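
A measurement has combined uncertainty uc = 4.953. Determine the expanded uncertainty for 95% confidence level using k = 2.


U = k * uc
U = 2 * 4.953
U = 9.9060

9.9060


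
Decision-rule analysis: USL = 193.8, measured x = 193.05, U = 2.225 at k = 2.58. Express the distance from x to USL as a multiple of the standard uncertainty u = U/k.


u = U / k = 2.225 / 2.58 = 0.8624031
margin = |USL - x| = |193.8 - 193.05| = 0.75
z = margin / u = 0.75 / 0.8624031
z = 0.8697

0.8697


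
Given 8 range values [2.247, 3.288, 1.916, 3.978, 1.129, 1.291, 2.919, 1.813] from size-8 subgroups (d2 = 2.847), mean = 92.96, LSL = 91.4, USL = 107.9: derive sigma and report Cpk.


R_bar = (2.247 + 3.288 + 1.916 + 3.978 + 1.129 + 1.291 + 2.919 + 1.813) / 8 = 2.322625
sigma = R_bar / d2 = 2.322625 / 2.847 = 0.81581489
Cp = (USL - LSL)/(6*sigma) = (107.9 - 91.4)/(6*0.81581489) = 3.3709
Cpu = (107.9 - 92.96)/(3*0.81581489) = 6.1043
Cpl = (92.96 - 91.4)/(3*0.81581489) = 0.6374
Cpk = min(Cpu, Cpl) = 0.6374

0.6374


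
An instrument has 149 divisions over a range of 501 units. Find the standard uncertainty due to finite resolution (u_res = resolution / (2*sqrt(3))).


resolution = range / divisions
resolution = 501 / 149 = 3.3624161
u_res = resolution / (2*sqrt(3))
u_res = 3.3624161 / 3.4641016
u_res = 0.9706

0.9706


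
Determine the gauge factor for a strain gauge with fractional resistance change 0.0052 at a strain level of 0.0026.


GF = (dR/R) / epsilon
= 0.0052 / 0.0026
= 2.0000

2.0000


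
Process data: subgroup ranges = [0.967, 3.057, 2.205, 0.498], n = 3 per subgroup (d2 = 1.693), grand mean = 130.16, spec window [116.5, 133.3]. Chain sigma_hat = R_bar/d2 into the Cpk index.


R_bar = (0.967 + 3.057 + 2.205 + 0.498) / 4 = 1.68175
sigma = R_bar / d2 = 1.68175 / 1.693 = 0.99335499
Cp = (USL - LSL)/(6*sigma) = (133.3 - 116.5)/(6*0.99335499) = 2.8187
Cpu = (133.3 - 130.16)/(3*0.99335499) = 1.0537
Cpl = (130.16 - 116.5)/(3*0.99335499) = 4.5838
Cpk = min(Cpu, Cpl) = 1.0537

1.0537


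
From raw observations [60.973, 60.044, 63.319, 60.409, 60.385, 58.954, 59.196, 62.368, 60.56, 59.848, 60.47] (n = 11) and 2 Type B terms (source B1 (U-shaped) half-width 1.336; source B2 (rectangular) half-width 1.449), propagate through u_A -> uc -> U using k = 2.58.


mean = (60.973 + 60.044 + 63.319 + 60.409 + 60.385 + 58.954 + 59.196 + 62.368 + 60.56 + 59.848 + 60.47) / 11 = 60.59327273
s = sqrt(sum((x - mean)^2)/(n-1)) = 1.2772546
u_A = s / sqrt(n) = 1.2772546 / sqrt(11) = 0.38510675
u_B1 = 1.336 / sqrt(2) = 0.94469466
u_B2 = 1.449 / sqrt(3) = 0.83658054
uc = sqrt(0.38510675^2 + 0.94469466^2 + 0.83658054^2) = 1.3193264
U = k * uc = 2.58 * 1.3193264
U = 3.4039

3.4039


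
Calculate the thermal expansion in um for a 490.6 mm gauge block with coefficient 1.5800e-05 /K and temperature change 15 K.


dL = L * alpha * dT
= 490.6 * 1.5800e-05 * 15
= 0.1162722 mm
dL_um = 0.1162722 * 1000 = 116.2722 um

116.2722


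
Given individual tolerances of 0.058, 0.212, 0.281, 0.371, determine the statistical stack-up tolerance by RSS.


RSS = sqrt(0.058^2 + 0.212^2 + 0.281^2 + 0.371^2)
= sqrt(0.26491)
= 0.5147

0.5147


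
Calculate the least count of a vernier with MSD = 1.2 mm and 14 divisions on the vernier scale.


LC = MSD / n_div
= 1.2 / 14
= 0.0857

0.0857


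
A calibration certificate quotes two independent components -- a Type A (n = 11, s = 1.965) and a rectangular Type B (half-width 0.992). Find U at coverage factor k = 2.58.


u_A = s / sqrt(n) = 1.965 / sqrt(11) = 0.59246979
u_B = half_width / sqrt(3) = 0.992 / sqrt(3) = 0.57273147
uc = sqrt(u_A^2 + u_B^2) = sqrt(0.59246979^2 + 0.57273147^2) = 0.82403992
U = k * uc = 2.58 * 0.82403992
U = 2.1260

2.1260


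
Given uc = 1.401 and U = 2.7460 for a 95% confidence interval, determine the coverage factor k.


k = U / uc
k = 2.7460 / 1.401
k = 1.96

1.96


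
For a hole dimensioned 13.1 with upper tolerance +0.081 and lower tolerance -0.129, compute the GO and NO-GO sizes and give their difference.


GO = nominal - lower_tol (smallest hole = maximum material condition)
GO = 13.1 - 0.129 = 12.971
NO-GO = nominal + upper_tol (largest hole = least material condition)
NO-GO = 13.1 + 0.081 = 13.181
spread = NO-GO - GO = 13.181 - 12.971 = 0.2100

0.2100


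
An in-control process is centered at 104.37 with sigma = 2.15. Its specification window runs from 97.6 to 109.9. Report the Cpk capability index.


Cpu = (USL - mean) / (3*sigma) = (109.9 - 104.37) / (3*2.15) = 0.8574
Cpl = (mean - LSL) / (3*sigma) = (104.37 - 97.6) / (3*2.15) = 1.0496
Cpk = min(Cpu, Cpl) = 0.8574

0.8574


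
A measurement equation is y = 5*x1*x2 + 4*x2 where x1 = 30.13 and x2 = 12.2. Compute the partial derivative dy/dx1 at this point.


y = 5*x1*x2 + 4*x2
dy/dx1 = 5*x2
Evaluate at x2 = 12.2: c1 = 5 * 12.2
c1 = 61.0000

61.0000


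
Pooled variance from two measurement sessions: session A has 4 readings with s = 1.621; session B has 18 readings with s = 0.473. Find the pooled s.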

====

Please transcribe all of the entries precisely.

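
A measurement has combined uncertainty uc = 4.953. Determine the expanded uncertainty for 95% confidence level using k = 2.


U = k * uc
U = 2 * 4.953
U = 9.9060

9.9060


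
Decision-rule analysis: USL = 193.8, measured x = 193.05, U = 2.225 at k = 2.58. Express the distance from x to USL as a multiple of the standard uncertainty u = U/k.


u = U / k = 2.225 / 2.58 = 0.8624031
margin = |USL - x| = |193.8 - 193.05| = 0.75
z = margin / u = 0.75 / 0.8624031
z = 0.8697

0.8697


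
Given 8 range values [2.247, 3.288, 1.916, 3.978, 1.129, 1.291, 2.919, 1.813] from size-8 subgroups (d2 = 2.847), mean = 92.96, LSL = 91.4, USL = 107.9: derive sigma and report Cpk.


R_bar = (2.247 + 3.288 + 1.916 + 3.978 + 1.129 + 1.291 + 2.919 + 1.813) / 8 = 2.322625
sigma = R_bar / d2 = 2.322625 / 2.847 = 0.81581489
Cp = (USL - LSL)/(6*sigma) = (107.9 - 91.4)/(6*0.81581489) = 3.3709
Cpu = (107.9 - 92.96)/(3*0.81581489) = 6.1043
Cpl = (92.96 - 91.4)/(3*0.81581489) = 0.6374
Cpk = min(Cpu, Cpl) = 0.6374

0.6374


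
An instrument has 149 divisions over a range of 501 units. Find the standard uncertainty due to finite resolution (u_res = resolution / (2*sqrt(3))).


resolution = range / divisions
resolution = 501 / 149 = 3.3624161
u_res = resolution / (2*sqrt(3))
u_res = 3.3624161 / 3.4641016
u_res = 0.9706

0.9706


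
Determine the gauge factor for a strain gauge with fractional resistance change 0.0052 at a strain level of 0.0026.


GF = (dR/R) / epsilon
= 0.0052 / 0.0026
= 2.0000

2.0000


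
Process data: subgroup ranges = [0.967, 3.057, 2.205, 0.498], n = 3 per subgroup (d2 = 1.693), grand mean = 130.16, spec window [116.5, 133.3]. Chain sigma_hat = R_bar/d2 into the Cpk index.


R_bar = (0.967 + 3.057 + 2.205 + 0.498) / 4 = 1.68175
sigma = R_bar / d2 = 1.68175 / 1.693 = 0.99335499
Cp = (USL - LSL)/(6*sigma) = (133.3 - 116.5)/(6*0.99335499) = 2.8187
Cpu = (133.3 - 130.16)/(3*0.99335499) = 1.0537
Cpl = (130.16 - 116.5)/(3*0.99335499) = 4.5838
Cpk = min(Cpu, Cpl) = 1.0537

1.0537


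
From raw observations [60.973, 60.044, 63.319, 60.409, 60.385, 58.954, 59.196, 62.368, 60.56, 59.848, 60.47] (n = 11) and 2 Type B terms (source B1 (U-shaped) half-width 1.336; source B2 (rectangular) half-width 1.449), propagate through u_A -> uc -> U using k = 2.58.


mean = (60.973 + 60.044 + 63.319 + 60.409 + 60.385 + 58.954 + 59.196 + 62.368 + 60.56 + 59.848 + 60.47) / 11 = 60.59327273
s = sqrt(sum((x - mean)^2)/(n-1)) = 1.2772546
u_A = s / sqrt(n) = 1.2772546 / sqrt(11) = 0.38510675
u_B1 = 1.336 / sqrt(2) = 0.94469466
u_B2 = 1.449 / sqrt(3) = 0.83658054
uc = sqrt(0.38510675^2 + 0.94469466^2 + 0.83658054^2) = 1.3193264
U = k * uc = 2.58 * 1.3193264
U = 3.4039

3.4039


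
Calculate the thermal expansion in um for a 490.6 mm gauge block with coefficient 1.5800e-05 /K and temperature change 15 K.


dL = L * alpha * dT
= 490.6 * 1.5800e-05 * 15
= 0.1162722 mm
dL_um = 0.1162722 * 1000 = 116.2722 um

116.2722


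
Given individual tolerances of 0.058, 0.212, 0.281, 0.371, determine the statistical stack-up tolerance by RSS.


RSS = sqrt(0.058^2 + 0.212^2 + 0.281^2 + 0.371^2)
= sqrt(0.26491)
= 0.5147

0.5147


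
Calculate the least count of a vernier with MSD = 1.2 mm and 14 divisions on the vernier scale.


LC = MSD / n_div
= 1.2 / 14
= 0.0857

0.0857


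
A calibration certificate quotes two independent components -- a Type A (n = 11, s = 1.965) and a rectangular Type B (half-width 0.992). Find U at coverage factor k = 2.58.


u_A = s / sqrt(n) = 1.965 / sqrt(11) = 0.59246979
u_B = half_width / sqrt(3) = 0.992 / sqrt(3) = 0.57273147
uc = sqrt(u_A^2 + u_B^2) = sqrt(0.59246979^2 + 0.57273147^2) = 0.82403992
U = k * uc = 2.58 * 0.82403992
U = 2.1260

2.1260


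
Given uc = 1.401 and U = 2.7460 for a 95% confidence interval, determine the coverage factor k.


k = U / uc
k = 2.7460 / 1.401
k = 1.96

1.96


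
For a hole dimensioned 13.1 with upper tolerance +0.081 and lower tolerance -0.129, compute the GO and NO-GO sizes and give their difference.


GO = nominal - lower_tol (smallest hole = maximum material condition)
GO = 13.1 - 0.129 = 12.971
NO-GO = nominal + upper_tol (largest hole = least material condition)
NO-GO = 13.1 + 0.081 = 13.181
spread = NO-GO - GO = 13.181 - 12.971 = 0.2100

0.2100


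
An in-control process is centered at 104.37 with sigma = 2.15. Its specification window runs from 97.6 to 109.9. Report the Cpk capability index.


Cpu = (USL - mean) / (3*sigma) = (109.9 - 104.37) / (3*2.15) = 0.8574
Cpl = (mean - LSL) / (3*sigma) = (104.37 - 97.6) / (3*2.15) = 1.0496
Cpk = min(Cpu, Cpl) = 0.8574

0.8574


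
A measurement equation is y = 5*x1*x2 + 4*x2 where x1 = 30.13 and x2 = 12.2. Compute the partial derivative dy/dx1 at this point.


y = 5*x1*x2 + 4*x2
dy/dx1 = 5*x2
Evaluate at x2 = 12.2: c1 = 5 * 12.2
c1 = 61.0000

61.0000


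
Pooled variance from two measurement sessions: session A has 4 readings with s = 1.621; session B has 18 readings with s = 0.473. Find the pooled s.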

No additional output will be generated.